## Aim of the exercise:
The full listing, reproduced exactly, is what the response must contain.

= = = = = = =

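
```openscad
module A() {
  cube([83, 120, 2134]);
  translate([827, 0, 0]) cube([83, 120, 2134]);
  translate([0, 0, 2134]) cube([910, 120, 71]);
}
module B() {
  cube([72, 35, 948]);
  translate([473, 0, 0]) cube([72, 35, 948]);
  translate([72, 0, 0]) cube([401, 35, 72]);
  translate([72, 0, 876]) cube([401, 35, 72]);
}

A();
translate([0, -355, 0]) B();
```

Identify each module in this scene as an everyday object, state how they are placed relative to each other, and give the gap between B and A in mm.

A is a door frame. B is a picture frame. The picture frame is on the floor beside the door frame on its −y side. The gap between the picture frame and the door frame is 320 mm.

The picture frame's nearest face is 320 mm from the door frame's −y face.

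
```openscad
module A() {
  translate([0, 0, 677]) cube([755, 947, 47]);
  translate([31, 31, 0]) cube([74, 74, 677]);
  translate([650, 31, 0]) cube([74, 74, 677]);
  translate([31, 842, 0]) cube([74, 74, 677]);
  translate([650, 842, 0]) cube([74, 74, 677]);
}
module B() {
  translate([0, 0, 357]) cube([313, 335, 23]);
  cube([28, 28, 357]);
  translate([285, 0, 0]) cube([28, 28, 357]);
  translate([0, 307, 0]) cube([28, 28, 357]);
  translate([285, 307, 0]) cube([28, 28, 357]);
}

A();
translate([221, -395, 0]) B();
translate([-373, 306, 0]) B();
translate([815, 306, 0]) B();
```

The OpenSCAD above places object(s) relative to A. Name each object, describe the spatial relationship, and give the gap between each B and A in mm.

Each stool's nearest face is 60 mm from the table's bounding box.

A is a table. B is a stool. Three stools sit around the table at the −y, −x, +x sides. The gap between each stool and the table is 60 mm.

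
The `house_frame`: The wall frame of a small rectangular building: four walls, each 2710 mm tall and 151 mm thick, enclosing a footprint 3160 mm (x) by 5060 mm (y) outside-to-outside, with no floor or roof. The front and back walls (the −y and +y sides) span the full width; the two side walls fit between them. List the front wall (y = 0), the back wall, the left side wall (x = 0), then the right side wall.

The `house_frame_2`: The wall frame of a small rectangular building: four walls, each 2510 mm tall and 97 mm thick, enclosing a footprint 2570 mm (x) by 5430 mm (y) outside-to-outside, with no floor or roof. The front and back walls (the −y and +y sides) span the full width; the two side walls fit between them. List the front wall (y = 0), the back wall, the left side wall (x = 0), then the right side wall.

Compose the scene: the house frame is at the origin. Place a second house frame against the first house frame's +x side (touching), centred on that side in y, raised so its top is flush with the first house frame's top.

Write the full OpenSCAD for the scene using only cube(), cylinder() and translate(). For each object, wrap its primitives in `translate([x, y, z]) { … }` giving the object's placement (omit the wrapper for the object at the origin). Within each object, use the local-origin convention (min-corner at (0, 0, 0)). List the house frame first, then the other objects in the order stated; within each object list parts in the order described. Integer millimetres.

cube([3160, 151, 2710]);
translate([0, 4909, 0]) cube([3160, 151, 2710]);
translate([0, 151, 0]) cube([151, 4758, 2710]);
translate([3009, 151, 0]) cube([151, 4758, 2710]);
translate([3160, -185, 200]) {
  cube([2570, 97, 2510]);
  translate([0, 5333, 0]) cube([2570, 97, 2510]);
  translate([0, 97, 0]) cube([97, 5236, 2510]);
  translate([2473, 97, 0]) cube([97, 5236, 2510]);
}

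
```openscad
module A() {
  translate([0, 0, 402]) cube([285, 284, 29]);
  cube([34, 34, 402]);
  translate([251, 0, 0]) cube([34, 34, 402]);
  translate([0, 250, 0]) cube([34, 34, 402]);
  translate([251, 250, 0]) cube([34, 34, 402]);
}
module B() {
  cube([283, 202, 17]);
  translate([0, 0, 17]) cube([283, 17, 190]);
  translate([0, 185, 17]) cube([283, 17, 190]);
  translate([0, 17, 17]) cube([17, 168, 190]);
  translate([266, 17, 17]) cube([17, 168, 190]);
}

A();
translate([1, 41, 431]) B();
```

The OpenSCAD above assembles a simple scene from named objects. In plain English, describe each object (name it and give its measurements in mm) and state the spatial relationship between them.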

= = = = = = =

## Exercise solution:
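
```openscad
module A() {
  cube([83, 120, 2134]);
  translate([827, 0, 0]) cube([83, 120, 2134]);
  translate([0, 0, 2134]) cube([910, 120, 71]);
}
module B() {
  cube([72, 35, 948]);
  translate([473, 0, 0]) cube([72, 35, 948]);
  translate([72, 0, 0]) cube([401, 35, 72]);
  translate([72, 0, 876]) cube([401, 35, 72]);
}

A();
translate([0, -355, 0]) B();
```

Identify each module in this scene as an everyday object, state how they are placed relative to each other, and give the gap between B and A in mm.

A is a door frame. B is a picture frame. The picture frame is on the floor beside the door frame on its −y side. The gap between the picture frame and the door frame is 320 mm.

The picture frame's nearest face is 320 mm from the door frame's −y face.

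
```openscad
module A() {
  translate([0, 0, 677]) cube([755, 947, 47]);
  translate([31, 31, 0]) cube([74, 74, 677]);
  translate([650, 31, 0]) cube([74, 74, 677]);
  translate([31, 842, 0]) cube([74, 74, 677]);
  translate([650, 842, 0]) cube([74, 74, 677]);
}
module B() {
  translate([0, 0, 357]) cube([313, 335, 23]);
  cube([28, 28, 357]);
  translate([285, 0, 0]) cube([28, 28, 357]);
  translate([0, 307, 0]) cube([28, 28, 357]);
  translate([285, 307, 0]) cube([28, 28, 357]);
}

A();
translate([221, -395, 0]) B();
translate([-373, 306, 0]) B();
translate([815, 306, 0]) B();
```

The OpenSCAD above places object(s) relative to A. Name each object, describe the spatial relationship, and give the gap between each B and A in mm.

Each stool's nearest face is 60 mm from the table's bounding box.

A is a table. B is a stool. Three stools sit around the table at the −y, −x, +x sides. The gap between each stool and the table is 60 mm.

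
The `house_frame`: The wall frame of a small rectangular building: four walls, each 2710 mm tall and 151 mm thick, enclosing a footprint 3160 mm (x) by 5060 mm (y) outside-to-outside, with no floor or roof. The front and back walls (the −y and +y sides) span the full width; the two side walls fit between them. List the front wall (y = 0), the back wall, the left side wall (x = 0), then the right side wall.

The `house_frame_2`: The wall frame of a small rectangular building: four walls, each 2510 mm tall and 97 mm thick, enclosing a footprint 2570 mm (x) by 5430 mm (y) outside-to-outside, with no floor or roof. The front and back walls (the −y and +y sides) span the full width; the two side walls fit between them. List the front wall (y = 0), the back wall, the left side wall (x = 0), then the right side wall.

Compose the scene: the house frame is at the origin. Place a second house frame against the first house frame's +x side (touching), centred on that side in y, raised so its top is flush with the first house frame's top.

Write the full OpenSCAD for the scene using only cube(), cylinder() and translate(). For each object, wrap its primitives in `translate([x, y, z]) { … }` giving the object's placement (omit the wrapper for the object at the origin). Within each object, use the local-origin convention (min-corner at (0, 0, 0)). List the house frame first, then the other objects in the order stated; within each object list parts in the order described. Integer millimetres.

cube([3160, 151, 2710]);
translate([0, 4909, 0]) cube([3160, 151, 2710]);
translate([0, 151, 0]) cube([151, 4758, 2710]);
translate([3009, 151, 0]) cube([151, 4758, 2710]);
translate([3160, -185, 200]) {
  cube([2570, 97, 2510]);
  translate([0, 5333, 0]) cube([2570, 97, 2510]);
  translate([0, 97, 0]) cube([97, 5236, 2510]);
  translate([2473, 97, 0]) cube([97, 5236, 2510]);
}

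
```openscad
module A() {
  translate([0, 0, 402]) cube([285, 284, 29]);
  cube([34, 34, 402]);
  translate([251, 0, 0]) cube([34, 34, 402]);
  translate([0, 250, 0]) cube([34, 34, 402]);
  translate([251, 250, 0]) cube([34, 34, 402]);
}
module B() {
  cube([283, 202, 17]);
  translate([0, 0, 17]) cube([283, 17, 190]);
  translate([0, 185, 17]) cube([283, 17, 190]);
  translate([0, 17, 17]) cube([17, 168, 190]);
  translate([266, 17, 17]) cube([17, 168, 190]);
}

A();
translate([1, 41, 431]) B();
```

The OpenSCAD above assembles a simple scene from named objects. In plain English, describe each object (name it and give its measurements in mm) and state the spatial relationship between them.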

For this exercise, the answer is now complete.